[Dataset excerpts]
***

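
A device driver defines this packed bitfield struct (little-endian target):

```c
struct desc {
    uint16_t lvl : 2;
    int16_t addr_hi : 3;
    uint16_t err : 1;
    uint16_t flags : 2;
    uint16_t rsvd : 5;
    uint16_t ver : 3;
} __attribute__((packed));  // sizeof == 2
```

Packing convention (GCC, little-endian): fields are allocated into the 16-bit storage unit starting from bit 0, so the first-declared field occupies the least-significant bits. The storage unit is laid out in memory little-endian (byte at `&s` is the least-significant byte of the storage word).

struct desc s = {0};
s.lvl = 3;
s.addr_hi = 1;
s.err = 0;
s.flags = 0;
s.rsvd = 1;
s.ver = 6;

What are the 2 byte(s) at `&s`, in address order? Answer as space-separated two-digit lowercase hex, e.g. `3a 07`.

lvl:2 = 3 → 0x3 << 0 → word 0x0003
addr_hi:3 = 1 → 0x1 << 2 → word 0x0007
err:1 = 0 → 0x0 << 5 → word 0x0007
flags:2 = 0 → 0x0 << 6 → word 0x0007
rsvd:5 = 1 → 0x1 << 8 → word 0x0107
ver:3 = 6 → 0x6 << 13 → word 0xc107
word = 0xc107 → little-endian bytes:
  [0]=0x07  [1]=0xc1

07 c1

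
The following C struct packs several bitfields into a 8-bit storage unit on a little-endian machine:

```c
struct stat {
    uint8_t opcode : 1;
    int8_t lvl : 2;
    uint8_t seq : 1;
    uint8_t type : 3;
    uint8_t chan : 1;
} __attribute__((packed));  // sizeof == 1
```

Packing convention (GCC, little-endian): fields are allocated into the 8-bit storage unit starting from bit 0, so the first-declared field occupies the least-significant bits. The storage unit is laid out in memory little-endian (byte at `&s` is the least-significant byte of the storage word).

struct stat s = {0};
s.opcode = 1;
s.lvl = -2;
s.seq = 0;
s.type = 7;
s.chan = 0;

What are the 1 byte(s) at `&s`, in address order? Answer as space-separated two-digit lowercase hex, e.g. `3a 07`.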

***

• **What to produce**: How many lines of these entries contain "unit"? Answer with the number and nothing else.

• **Your response**: 3